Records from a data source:
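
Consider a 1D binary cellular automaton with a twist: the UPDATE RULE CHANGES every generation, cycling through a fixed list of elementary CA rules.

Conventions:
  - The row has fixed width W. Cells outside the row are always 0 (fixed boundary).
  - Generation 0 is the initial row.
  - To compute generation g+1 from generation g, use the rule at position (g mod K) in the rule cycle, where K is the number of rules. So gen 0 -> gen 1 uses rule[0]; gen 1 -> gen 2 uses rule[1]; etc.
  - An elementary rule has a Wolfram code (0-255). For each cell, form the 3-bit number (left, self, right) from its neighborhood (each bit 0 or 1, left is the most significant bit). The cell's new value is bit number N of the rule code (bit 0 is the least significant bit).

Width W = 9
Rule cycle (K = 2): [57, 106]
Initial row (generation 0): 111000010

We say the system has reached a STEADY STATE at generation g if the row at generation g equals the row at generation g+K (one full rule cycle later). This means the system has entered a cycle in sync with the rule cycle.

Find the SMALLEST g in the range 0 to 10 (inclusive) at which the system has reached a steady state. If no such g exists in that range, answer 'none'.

Gen 0: 111000010
Gen 1 (rule 57): 100111001
Gen 2 (rule 106): 001101010
Gen 3 (rule 57): 101010101
Gen 4 (rule 106): 010101010
Gen 5 (rule 57): 001010101
Gen 6 (rule 106): 010101010
Gen 7 (rule 57): 001010101
Gen 8 (rule 106): 010101010
Gen 9 (rule 57): 001010101
Gen 10 (rule 106): 010101010
Gen 11 (rule 57): 001010101
Gen 12 (rule 106): 010101010

Answer: 4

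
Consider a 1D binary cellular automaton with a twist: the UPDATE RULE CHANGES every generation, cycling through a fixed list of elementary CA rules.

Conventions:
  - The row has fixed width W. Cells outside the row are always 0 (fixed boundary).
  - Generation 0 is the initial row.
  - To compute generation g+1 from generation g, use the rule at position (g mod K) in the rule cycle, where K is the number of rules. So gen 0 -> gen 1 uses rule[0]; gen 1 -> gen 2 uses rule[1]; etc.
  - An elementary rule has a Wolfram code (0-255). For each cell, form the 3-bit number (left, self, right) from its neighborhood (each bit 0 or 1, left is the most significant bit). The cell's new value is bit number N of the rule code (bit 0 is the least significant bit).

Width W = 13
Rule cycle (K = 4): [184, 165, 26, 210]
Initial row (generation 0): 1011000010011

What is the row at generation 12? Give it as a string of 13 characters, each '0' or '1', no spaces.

Answer: 0101100001010

Derivation:
Gen 0: 1011000010011
Gen 1 (rule 184): 0110100001010
Gen 2 (rule 165): 0001101101110
Gen 3 (rule 26): 0011001001001
Gen 4 (rule 210): 0101110110110
Gen 5 (rule 184): 0011101101101
Gen 6 (rule 165): 1001010010011
Gen 7 (rule 26): 0110001101110
Gen 8 (rule 210): 1011010100111
Gen 9 (rule 184): 0110101010110
Gen 10 (rule 165): 0001111111000
Gen 11 (rule 26): 0011000000100
Gen 12 (rule 210): 0101100001010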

Brief: Output every line above without altering anything.

Task answer:
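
Consider a 1D binary cellular automaton with a twist: the UPDATE RULE CHANGES every generation, cycling through a fixed list of elementary CA rules.

Conventions:
  - The row has fixed width W. Cells outside the row are always 0 (fixed boundary).
  - Generation 0 is the initial row.
  - To compute generation g+1 from generation g, use the rule at position (g mod K) in the rule cycle, where K is the number of rules. So gen 0 -> gen 1 uses rule[0]; gen 1 -> gen 2 uses rule[1]; etc.
  - An elementary rule has a Wolfram code (0-255). For each cell, form the 3-bit number (left, self, right) from its neighborhood (each bit 0 or 1, left is the most significant bit). The cell's new value is bit number N of the rule code (bit 0 is the least significant bit).

Width W = 9
Rule cycle (K = 2): [57, 106]
Initial row (generation 0): 111000010

We say the system has reached a STEADY STATE at generation g if the row at generation g equals the row at generation g+K (one full rule cycle later). This means the system has entered a cycle in sync with the rule cycle.

Find the SMALLEST g in the range 0 to 10 (inclusive) at which the system has reached a steady state. If no such g exists in that range, answer 'none'.

Gen 0: 111000010
Gen 1 (rule 57): 100111001
Gen 2 (rule 106): 001101010
Gen 3 (rule 57): 101010101
Gen 4 (rule 106): 010101010
Gen 5 (rule 57): 001010101
Gen 6 (rule 106): 010101010
Gen 7 (rule 57): 001010101
Gen 8 (rule 106): 010101010
Gen 9 (rule 57): 001010101
Gen 10 (rule 106): 010101010
Gen 11 (rule 57): 001010101
Gen 12 (rule 106): 010101010

Answer: 4

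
Consider a 1D binary cellular automaton with a twist: the UPDATE RULE CHANGES every generation, cycling through a fixed list of elementary CA rules.

Conventions:
  - The row has fixed width W. Cells outside the row are always 0 (fixed boundary).
  - Generation 0 is the initial row.
  - To compute generation g+1 from generation g, use the rule at position (g mod K) in the rule cycle, where K is the number of rules. So gen 0 -> gen 1 uses rule[0]; gen 1 -> gen 2 uses rule[1]; etc.
  - An elementary rule has a Wolfram code (0-255). For each cell, form the 3-bit number (left, self, right) from its neighborhood (each bit 0 or 1, left is the most significant bit). The cell's new value is bit number N of the rule code (bit 0 is the least significant bit).

Width W = 13
Rule cycle (K = 4): [184, 165, 26, 210]
Initial row (generation 0): 1011000010011

What is the row at generation 12? Give it as a string of 13 characters, each '0' or '1', no spaces.

Answer: 0101100001010

Derivation:
Gen 0: 1011000010011
Gen 1 (rule 184): 0110100001010
Gen 2 (rule 165): 0001101101110
Gen 3 (rule 26): 0011001001001
Gen 4 (rule 210): 0101110110110
Gen 5 (rule 184): 0011101101101
Gen 6 (rule 165): 1001010010011
Gen 7 (rule 26): 0110001101110
Gen 8 (rule 210): 1011010100111
Gen 9 (rule 184): 0110101010110
Gen 10 (rule 165): 0001111111000
Gen 11 (rule 26): 0011000000100
Gen 12 (rule 210): 0101100001010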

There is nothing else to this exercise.